[THE RECORDS — start]

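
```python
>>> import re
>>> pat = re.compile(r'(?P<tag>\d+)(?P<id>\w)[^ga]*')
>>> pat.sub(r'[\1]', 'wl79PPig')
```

'wl[79]g'

This matches one or more of a digit (captured as 'tag'); then a word character (captured as 'id'); then zero or more of any character except [ga].
`\1` in the replacement pulls in group 1's text for each match.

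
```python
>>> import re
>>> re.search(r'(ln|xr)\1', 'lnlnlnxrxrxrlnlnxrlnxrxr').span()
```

(0, 4)

`\1` is not a pattern — it's the concrete string captured by group 1, re-applied verbatim.
`search` walks the string left to right and returns the first match it finds.
The match spans [0:4] → 'lnln'.
Captured: group 1 = 'ln'.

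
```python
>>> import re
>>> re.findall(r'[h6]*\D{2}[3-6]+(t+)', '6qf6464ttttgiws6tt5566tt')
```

Pattern: zero or more of one of [h6]; then exactly 2 of a non-digit, then one or more of a character in [3-6]; then one or more of a literal 't' (captured).
Scanning left to right: at [0:11] match '6qf6464tttt', group 1 = 'tttt'; at [13:18] match 'ws6tt', group 1 = 'tt'.
Because there's exactly one group, `findall` drops the full match and keeps group 1 from each hit.

['tttt', 'tt']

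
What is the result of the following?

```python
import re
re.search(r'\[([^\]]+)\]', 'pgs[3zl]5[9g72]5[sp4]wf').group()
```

'[3zl]'

`re.search` scans for the first position where the pattern succeeds.
The match spans [3:8] → '[3zl]'.
Captured: group 1 = '3zl'.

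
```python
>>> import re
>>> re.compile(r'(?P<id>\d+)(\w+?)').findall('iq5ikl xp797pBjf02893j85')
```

[('5', 'i'), ('797', 'p'), ('02893', 'j'), ('8', '5')]

This matches one or more of a digit (captured as 'id'); then one or more of a word character (lazy) (captured).
With 2 capturing groups, `findall` returns a 2-tuple per match.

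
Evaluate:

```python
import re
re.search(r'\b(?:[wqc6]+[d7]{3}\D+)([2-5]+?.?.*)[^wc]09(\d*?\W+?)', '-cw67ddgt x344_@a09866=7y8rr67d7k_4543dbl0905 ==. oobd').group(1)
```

'344_@a09866=7y8rr67d7k_4543db'

The match spans [1:46] → 'cw67ddgt x344_@a09866=7y8rr67d7k_4543dbl0905 '.
Captured: group 1 = '344_@a09866=7y8rr67d7k_4543db', group 2 = '05 '.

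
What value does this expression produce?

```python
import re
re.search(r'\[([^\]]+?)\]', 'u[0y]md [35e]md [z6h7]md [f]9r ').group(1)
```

`re.search` tries every starting position until one works.
The match spans [1:5] → '[0y]'.
Captured: group 1 = '0y'.

'0y'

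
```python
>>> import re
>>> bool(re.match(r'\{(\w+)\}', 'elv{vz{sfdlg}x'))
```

False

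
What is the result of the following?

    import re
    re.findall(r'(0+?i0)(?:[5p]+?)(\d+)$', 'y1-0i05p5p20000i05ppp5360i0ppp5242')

[('0i0', '5242')]

The pattern matches one or more of the literal '0' (lazy), then the literal 'i0' (captured); then one or more of one of [5p] (lazy) (non-capturing group); then one or more of a digit (captured); then anchored at the end.
Scanning left to right: at [24:34] match '0i0ppp5242', groups = ('0i0', '5242').
`findall` packs the 2 group values into a tuple for every match.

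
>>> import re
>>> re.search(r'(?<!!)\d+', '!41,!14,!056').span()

(2, 3)

The negative lookahead/lookbehind blocks any match where the forbidden context is present.
`re.search` tries every starting position until one works.
The match spans [2:3] → '1'.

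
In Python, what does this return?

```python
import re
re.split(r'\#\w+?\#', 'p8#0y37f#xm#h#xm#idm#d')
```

Splitting on the pattern gives 4 pieces.

['p8', 'xm', 'xm', 'd']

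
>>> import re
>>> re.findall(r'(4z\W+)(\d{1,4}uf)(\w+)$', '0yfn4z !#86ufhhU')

Pattern: the literal '4z', then one or more of a non-word character (captured); then 1 to 4 of a digit, then the literal 'uf' (captured); then one or more of a word character (captured); then anchored at the end.
Walking the string: at [4:16] match '4z !#86ufhhU', groups = ('4z !#', '86uf', 'hhU').
Multiple groups make `findall` return tuples — one 3-tuple for the one match.

[('4z !#', '86uf', 'hhU')]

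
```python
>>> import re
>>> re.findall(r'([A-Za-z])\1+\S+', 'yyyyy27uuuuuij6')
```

['y']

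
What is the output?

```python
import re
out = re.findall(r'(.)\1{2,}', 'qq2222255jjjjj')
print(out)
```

['2', 'j']

`\1` has to match the exact text group 1 already captured.
Because there's exactly one group, `findall` drops the full match and keeps group 1 from each hit.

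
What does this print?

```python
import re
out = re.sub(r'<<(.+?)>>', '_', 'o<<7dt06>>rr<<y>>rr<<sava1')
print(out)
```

o_rr_rr<<sava1

A `+?`/`*?`/`{m,n}?` starts at its minimum and grows only as far as needed for what follows to match.
Matches: at [1:10] → '<<7dt06>>'; at [12:17] → '<<y>>'.
Every occurrence is swapped for '_'.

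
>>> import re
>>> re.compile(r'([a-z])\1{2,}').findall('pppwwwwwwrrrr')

['p', 'w', 'r']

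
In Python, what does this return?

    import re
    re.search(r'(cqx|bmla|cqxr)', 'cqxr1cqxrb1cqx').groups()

The match spans [0:3] → 'cqx'.
Captured: group 1 = 'cqx'.

('cqx',)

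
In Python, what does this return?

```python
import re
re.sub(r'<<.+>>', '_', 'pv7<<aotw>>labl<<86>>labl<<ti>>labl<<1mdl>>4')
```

'pv7_4'

Matches: at [3:43] → '<<aotw>>labl<<86>>labl<<ti>>labl<<1mdl>>'.
Every occurrence is swapped for '_'.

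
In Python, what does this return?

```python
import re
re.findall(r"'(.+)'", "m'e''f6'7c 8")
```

`findall` collects group 1 from the one match (1 total).

["e''f6"]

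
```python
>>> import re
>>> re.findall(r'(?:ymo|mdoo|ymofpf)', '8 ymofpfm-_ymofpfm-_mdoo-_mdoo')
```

['ymo', 'ymo', 'mdoo', 'mdoo']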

[THE RECORDS — finish]

- _YOUR INSTRUCTIONS_: Transcribe all of the data so that each line matches the source exactly.

- _EXERCISE RESPONSE_:
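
```python
>>> import re
>>> pat = re.compile(r'(?P<tag>\d+)(?P<id>\w)[^ga]*')
>>> pat.sub(r'[\1]', 'wl79PPig')
```

'wl[79]g'

This matches one or more of a digit (captured as 'tag'); then a word character (captured as 'id'); then zero or more of any character except [ga].
`\1` in the replacement pulls in group 1's text for each match.

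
```python
>>> import re
>>> re.search(r'(ln|xr)\1', 'lnlnlnxrxrxrlnlnxrlnxrxr').span()
```

(0, 4)

`\1` is not a pattern — it's the concrete string captured by group 1, re-applied verbatim.
`search` walks the string left to right and returns the first match it finds.
The match spans [0:4] → 'lnln'.
Captured: group 1 = 'ln'.

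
```python
>>> import re
>>> re.findall(r'[h6]*\D{2}[3-6]+(t+)', '6qf6464ttttgiws6tt5566tt')
```

Pattern: zero or more of one of [h6]; then exactly 2 of a non-digit, then one or more of a character in [3-6]; then one or more of a literal 't' (captured).
Scanning left to right: at [0:11] match '6qf6464tttt', group 1 = 'tttt'; at [13:18] match 'ws6tt', group 1 = 'tt'.
Because there's exactly one group, `findall` drops the full match and keeps group 1 from each hit.

['tttt', 'tt']

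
What is the result of the following?

```python
import re
re.search(r'\[([^\]]+)\]', 'pgs[3zl]5[9g72]5[sp4]wf').group()
```

'[3zl]'

`re.search` scans for the first position where the pattern succeeds.
The match spans [3:8] → '[3zl]'.
Captured: group 1 = '3zl'.

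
```python
>>> import re
>>> re.compile(r'(?P<id>\d+)(\w+?)').findall('iq5ikl xp797pBjf02893j85')
```

[('5', 'i'), ('797', 'p'), ('02893', 'j'), ('8', '5')]

This matches one or more of a digit (captured as 'id'); then one or more of a word character (lazy) (captured).
With 2 capturing groups, `findall` returns a 2-tuple per match.

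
Evaluate:

```python
import re
re.search(r'\b(?:[wqc6]+[d7]{3}\D+)([2-5]+?.?.*)[^wc]09(\d*?\W+?)', '-cw67ddgt x344_@a09866=7y8rr67d7k_4543dbl0905 ==. oobd').group(1)
```

'344_@a09866=7y8rr67d7k_4543db'

The match spans [1:46] → 'cw67ddgt x344_@a09866=7y8rr67d7k_4543dbl0905 '.
Captured: group 1 = '344_@a09866=7y8rr67d7k_4543db', group 2 = '05 '.

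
What value does this expression produce?

```python
import re
re.search(r'\[([^\]]+?)\]', 'u[0y]md [35e]md [z6h7]md [f]9r ').group(1)
```

`re.search` tries every starting position until one works.
The match spans [1:5] → '[0y]'.
Captured: group 1 = '0y'.

'0y'

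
```python
>>> import re
>>> bool(re.match(r'\{(\w+)\}', 'elv{vz{sfdlg}x'))
```

False

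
What is the result of the following?

    import re
    re.findall(r'(0+?i0)(?:[5p]+?)(\d+)$', 'y1-0i05p5p20000i05ppp5360i0ppp5242')

[('0i0', '5242')]

The pattern matches one or more of the literal '0' (lazy), then the literal 'i0' (captured); then one or more of one of [5p] (lazy) (non-capturing group); then one or more of a digit (captured); then anchored at the end.
Scanning left to right: at [24:34] match '0i0ppp5242', groups = ('0i0', '5242').
`findall` packs the 2 group values into a tuple for every match.

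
>>> import re
>>> re.search(r'(?<!!)\d+', '!41,!14,!056').span()

(2, 3)

The negative lookahead/lookbehind blocks any match where the forbidden context is present.
`re.search` tries every starting position until one works.
The match spans [2:3] → '1'.

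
In Python, what does this return?

```python
import re
re.split(r'\#\w+?\#', 'p8#0y37f#xm#h#xm#idm#d')
```

Splitting on the pattern gives 4 pieces.

['p8', 'xm', 'xm', 'd']

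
>>> import re
>>> re.findall(r'(4z\W+)(\d{1,4}uf)(\w+)$', '0yfn4z !#86ufhhU')

Pattern: the literal '4z', then one or more of a non-word character (captured); then 1 to 4 of a digit, then the literal 'uf' (captured); then one or more of a word character (captured); then anchored at the end.
Walking the string: at [4:16] match '4z !#86ufhhU', groups = ('4z !#', '86uf', 'hhU').
Multiple groups make `findall` return tuples — one 3-tuple for the one match.

[('4z !#', '86uf', 'hhU')]

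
```python
>>> import re
>>> re.findall(r'([A-Za-z])\1+\S+', 'yyyyy27uuuuuij6')
```

['y']

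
What is the output?

```python
import re
out = re.findall(r'(.)\1{2,}', 'qq2222255jjjjj')
print(out)
```

['2', 'j']

`\1` has to match the exact text group 1 already captured.
Because there's exactly one group, `findall` drops the full match and keeps group 1 from each hit.

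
What does this print?

```python
import re
out = re.sub(r'<<(.+?)>>', '_', 'o<<7dt06>>rr<<y>>rr<<sava1')
print(out)
```

o_rr_rr<<sava1

A `+?`/`*?`/`{m,n}?` starts at its minimum and grows only as far as needed for what follows to match.
Matches: at [1:10] → '<<7dt06>>'; at [12:17] → '<<y>>'.
Every occurrence is swapped for '_'.

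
>>> import re
>>> re.compile(r'([a-z])\1{2,}').findall('pppwwwwwwrrrr')

['p', 'w', 'r']

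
In Python, what does this return?

    import re
    re.search(r'(cqx|bmla|cqxr)', 'cqxr1cqxrb1cqx').groups()

The match spans [0:3] → 'cqx'.
Captured: group 1 = 'cqx'.

('cqx',)

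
In Python, what does this return?

```python
import re
re.sub(r'<<.+>>', '_', 'pv7<<aotw>>labl<<86>>labl<<ti>>labl<<1mdl>>4')
```

'pv7_4'

Matches: at [3:43] → '<<aotw>>labl<<86>>labl<<ti>>labl<<1mdl>>'.
Every occurrence is swapped for '_'.

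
In Python, what does this return?

```python
import re
re.findall(r"'(.+)'", "m'e''f6'7c 8")
```

`findall` collects group 1 from the one match (1 total).

["e''f6"]

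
```python
>>> import re
>>> re.findall(r'(?:ymo|mdoo|ymofpf)', '8 ymofpfm-_ymofpfm-_mdoo-_mdoo')
```

['ymo', 'ymo', 'mdoo', 'mdoo']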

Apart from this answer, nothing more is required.